Return only the tail of the data below, word for word: the line with "Three homeowners face" and each line after it through the final one.

• • • •

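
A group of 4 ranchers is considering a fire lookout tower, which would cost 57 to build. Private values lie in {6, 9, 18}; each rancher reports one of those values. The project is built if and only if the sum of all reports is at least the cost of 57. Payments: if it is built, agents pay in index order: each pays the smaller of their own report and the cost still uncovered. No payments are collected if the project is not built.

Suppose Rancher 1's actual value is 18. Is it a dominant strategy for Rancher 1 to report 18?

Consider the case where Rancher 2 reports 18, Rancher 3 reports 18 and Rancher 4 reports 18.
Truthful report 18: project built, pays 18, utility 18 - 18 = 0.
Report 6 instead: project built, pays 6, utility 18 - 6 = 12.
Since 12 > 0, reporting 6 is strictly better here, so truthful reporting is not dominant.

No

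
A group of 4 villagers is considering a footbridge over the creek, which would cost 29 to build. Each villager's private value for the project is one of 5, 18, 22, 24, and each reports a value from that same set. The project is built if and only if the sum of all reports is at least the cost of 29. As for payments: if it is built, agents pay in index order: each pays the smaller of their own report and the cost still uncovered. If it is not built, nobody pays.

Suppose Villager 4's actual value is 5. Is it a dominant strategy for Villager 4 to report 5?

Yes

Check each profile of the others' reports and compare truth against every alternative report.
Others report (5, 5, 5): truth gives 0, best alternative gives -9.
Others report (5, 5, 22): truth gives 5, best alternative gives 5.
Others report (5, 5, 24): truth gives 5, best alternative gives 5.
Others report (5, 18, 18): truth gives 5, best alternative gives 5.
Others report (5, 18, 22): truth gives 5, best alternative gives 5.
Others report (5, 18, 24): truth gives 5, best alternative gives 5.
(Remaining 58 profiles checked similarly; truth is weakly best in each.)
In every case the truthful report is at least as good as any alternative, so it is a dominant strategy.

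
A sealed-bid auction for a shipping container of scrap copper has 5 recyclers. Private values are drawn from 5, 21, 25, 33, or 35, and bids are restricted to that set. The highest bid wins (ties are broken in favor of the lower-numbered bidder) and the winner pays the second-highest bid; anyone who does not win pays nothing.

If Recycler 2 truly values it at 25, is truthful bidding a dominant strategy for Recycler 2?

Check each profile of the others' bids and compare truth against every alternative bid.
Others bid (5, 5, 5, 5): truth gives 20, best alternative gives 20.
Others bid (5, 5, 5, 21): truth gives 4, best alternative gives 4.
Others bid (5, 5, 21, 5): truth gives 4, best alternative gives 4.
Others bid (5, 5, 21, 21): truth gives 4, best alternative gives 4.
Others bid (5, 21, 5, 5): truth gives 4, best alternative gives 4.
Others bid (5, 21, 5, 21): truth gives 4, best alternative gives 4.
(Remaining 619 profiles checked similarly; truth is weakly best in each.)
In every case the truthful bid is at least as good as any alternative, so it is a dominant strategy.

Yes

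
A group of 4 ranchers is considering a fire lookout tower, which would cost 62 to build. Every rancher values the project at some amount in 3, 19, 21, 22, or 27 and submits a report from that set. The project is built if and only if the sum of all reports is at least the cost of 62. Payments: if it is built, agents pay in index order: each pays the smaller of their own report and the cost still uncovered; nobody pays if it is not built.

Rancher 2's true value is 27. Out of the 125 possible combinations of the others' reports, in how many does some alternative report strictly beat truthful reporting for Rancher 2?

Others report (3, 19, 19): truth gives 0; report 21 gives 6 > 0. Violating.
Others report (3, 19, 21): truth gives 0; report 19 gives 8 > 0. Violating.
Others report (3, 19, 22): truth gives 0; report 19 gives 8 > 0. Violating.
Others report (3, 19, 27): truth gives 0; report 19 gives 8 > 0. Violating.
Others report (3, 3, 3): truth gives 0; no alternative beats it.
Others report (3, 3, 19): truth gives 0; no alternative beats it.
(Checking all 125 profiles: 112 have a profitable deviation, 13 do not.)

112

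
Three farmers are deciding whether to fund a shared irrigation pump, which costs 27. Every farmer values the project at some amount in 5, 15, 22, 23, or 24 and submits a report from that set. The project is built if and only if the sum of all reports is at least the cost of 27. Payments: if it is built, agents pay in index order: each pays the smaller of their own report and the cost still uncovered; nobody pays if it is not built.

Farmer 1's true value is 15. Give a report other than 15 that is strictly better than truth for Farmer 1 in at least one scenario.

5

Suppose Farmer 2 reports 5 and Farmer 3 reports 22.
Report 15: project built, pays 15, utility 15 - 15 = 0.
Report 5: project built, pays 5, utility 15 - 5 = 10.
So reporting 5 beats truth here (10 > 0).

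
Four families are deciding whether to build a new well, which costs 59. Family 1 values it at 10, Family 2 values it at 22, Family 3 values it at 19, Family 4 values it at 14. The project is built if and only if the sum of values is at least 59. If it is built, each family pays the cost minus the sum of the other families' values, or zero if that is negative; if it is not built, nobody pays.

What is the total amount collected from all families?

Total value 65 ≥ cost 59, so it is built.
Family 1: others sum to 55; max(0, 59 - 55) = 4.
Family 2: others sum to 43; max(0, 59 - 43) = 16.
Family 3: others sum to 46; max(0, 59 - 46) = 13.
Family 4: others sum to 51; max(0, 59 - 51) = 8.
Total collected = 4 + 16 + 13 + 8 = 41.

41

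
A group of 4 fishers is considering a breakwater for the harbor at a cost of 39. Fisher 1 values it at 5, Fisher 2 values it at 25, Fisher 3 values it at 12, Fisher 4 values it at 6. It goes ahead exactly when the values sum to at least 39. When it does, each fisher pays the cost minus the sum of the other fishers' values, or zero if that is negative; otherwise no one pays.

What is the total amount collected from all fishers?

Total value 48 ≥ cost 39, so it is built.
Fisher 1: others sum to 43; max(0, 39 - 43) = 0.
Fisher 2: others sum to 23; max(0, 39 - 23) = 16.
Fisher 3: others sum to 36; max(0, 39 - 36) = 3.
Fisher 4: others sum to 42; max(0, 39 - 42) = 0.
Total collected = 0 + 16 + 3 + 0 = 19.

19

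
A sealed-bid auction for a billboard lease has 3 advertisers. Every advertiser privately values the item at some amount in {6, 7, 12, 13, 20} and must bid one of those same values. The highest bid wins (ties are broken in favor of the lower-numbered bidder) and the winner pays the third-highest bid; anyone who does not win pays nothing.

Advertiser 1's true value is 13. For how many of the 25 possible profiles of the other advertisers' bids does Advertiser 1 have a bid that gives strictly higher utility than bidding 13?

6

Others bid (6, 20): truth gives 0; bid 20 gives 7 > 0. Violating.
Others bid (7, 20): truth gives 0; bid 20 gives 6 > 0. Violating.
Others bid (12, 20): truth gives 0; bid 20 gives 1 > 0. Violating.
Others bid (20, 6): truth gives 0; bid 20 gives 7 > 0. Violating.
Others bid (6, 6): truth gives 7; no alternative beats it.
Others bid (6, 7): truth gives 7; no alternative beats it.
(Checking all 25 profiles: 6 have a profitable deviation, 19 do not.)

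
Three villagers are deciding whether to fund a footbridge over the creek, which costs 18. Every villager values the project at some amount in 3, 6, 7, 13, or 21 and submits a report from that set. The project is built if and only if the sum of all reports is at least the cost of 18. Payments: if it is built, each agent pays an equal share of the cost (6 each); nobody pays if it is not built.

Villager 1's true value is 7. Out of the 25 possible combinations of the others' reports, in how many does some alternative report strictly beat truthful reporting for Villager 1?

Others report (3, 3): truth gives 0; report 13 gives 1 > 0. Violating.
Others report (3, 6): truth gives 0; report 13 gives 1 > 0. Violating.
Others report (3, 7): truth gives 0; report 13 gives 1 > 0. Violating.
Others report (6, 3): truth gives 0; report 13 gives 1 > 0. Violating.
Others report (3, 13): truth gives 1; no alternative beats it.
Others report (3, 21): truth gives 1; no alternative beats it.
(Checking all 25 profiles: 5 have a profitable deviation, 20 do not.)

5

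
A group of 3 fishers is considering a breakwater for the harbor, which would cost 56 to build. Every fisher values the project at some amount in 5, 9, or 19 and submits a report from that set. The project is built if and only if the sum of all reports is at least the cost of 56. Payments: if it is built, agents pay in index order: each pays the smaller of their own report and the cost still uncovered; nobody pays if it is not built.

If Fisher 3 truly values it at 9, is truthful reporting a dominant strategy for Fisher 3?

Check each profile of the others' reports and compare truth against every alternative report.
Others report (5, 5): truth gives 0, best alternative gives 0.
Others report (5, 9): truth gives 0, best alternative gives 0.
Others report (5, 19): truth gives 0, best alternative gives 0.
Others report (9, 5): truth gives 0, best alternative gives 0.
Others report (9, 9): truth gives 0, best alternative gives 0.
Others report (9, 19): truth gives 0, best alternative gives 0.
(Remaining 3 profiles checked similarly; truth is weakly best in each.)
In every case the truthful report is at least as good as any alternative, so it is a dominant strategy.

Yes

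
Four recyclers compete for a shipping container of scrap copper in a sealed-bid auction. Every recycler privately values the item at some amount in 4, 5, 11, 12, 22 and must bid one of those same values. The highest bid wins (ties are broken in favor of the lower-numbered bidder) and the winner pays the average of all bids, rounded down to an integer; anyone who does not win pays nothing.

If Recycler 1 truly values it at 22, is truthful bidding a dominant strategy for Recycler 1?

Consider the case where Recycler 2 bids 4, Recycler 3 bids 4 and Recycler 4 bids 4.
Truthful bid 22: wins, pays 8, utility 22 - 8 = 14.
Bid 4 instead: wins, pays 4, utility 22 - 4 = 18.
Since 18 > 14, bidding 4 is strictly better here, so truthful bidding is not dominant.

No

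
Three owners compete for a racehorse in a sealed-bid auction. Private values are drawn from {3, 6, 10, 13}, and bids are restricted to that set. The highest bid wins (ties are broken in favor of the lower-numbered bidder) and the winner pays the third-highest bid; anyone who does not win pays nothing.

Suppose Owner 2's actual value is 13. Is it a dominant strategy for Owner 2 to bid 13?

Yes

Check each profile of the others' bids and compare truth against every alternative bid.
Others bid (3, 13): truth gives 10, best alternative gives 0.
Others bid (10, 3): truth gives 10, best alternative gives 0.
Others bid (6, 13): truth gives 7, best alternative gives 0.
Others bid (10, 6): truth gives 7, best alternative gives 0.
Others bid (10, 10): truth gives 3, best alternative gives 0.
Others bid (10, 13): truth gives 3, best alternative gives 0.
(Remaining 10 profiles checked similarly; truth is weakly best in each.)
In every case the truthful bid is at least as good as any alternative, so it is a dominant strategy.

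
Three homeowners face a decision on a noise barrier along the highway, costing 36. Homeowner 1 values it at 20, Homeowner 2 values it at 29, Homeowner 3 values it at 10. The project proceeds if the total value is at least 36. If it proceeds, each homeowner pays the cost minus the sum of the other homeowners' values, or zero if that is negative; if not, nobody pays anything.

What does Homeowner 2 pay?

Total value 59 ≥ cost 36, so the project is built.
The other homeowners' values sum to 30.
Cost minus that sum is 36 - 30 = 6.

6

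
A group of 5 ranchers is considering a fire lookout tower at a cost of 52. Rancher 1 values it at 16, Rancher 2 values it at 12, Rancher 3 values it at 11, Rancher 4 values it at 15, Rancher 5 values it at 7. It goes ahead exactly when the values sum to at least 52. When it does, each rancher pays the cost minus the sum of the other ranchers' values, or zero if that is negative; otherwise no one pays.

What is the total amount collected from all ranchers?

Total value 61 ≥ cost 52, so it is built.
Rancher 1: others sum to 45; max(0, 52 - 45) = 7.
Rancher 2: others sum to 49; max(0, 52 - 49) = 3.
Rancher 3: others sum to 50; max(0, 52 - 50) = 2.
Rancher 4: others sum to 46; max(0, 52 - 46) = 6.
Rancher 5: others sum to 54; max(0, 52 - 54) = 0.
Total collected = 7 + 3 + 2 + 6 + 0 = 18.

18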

• • • •

* WRITTEN ANSWER *
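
Three homeowners face a decision on a noise barrier along the highway, costing 36. Homeowner 1 values it at 20, Homeowner 2 values it at 29, Homeowner 3 values it at 10. The project proceeds if the total value is at least 36. If it proceeds, each homeowner pays the cost minus the sum of the other homeowners' values, or zero if that is negative; if not, nobody pays anything.

What does Homeowner 2 pay?

Total value 59 ≥ cost 36, so the project is built.
The other homeowners' values sum to 30.
Cost minus that sum is 36 - 30 = 6.

6

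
A group of 5 ranchers is considering a fire lookout tower at a cost of 52. Rancher 1 values it at 16, Rancher 2 values it at 12, Rancher 3 values it at 11, Rancher 4 values it at 15, Rancher 5 values it at 7. It goes ahead exactly when the values sum to at least 52. When it does, each rancher pays the cost minus the sum of the other ranchers' values, or zero if that is negative; otherwise no one pays.

What is the total amount collected from all ranchers?

Total value 61 ≥ cost 52, so it is built.
Rancher 1: others sum to 45; max(0, 52 - 45) = 7.
Rancher 2: others sum to 49; max(0, 52 - 49) = 3.
Rancher 3: others sum to 50; max(0, 52 - 50) = 2.
Rancher 4: others sum to 46; max(0, 52 - 46) = 6.
Rancher 5: others sum to 54; max(0, 52 - 54) = 0.
Total collected = 7 + 3 + 2 + 6 + 0 = 18.

18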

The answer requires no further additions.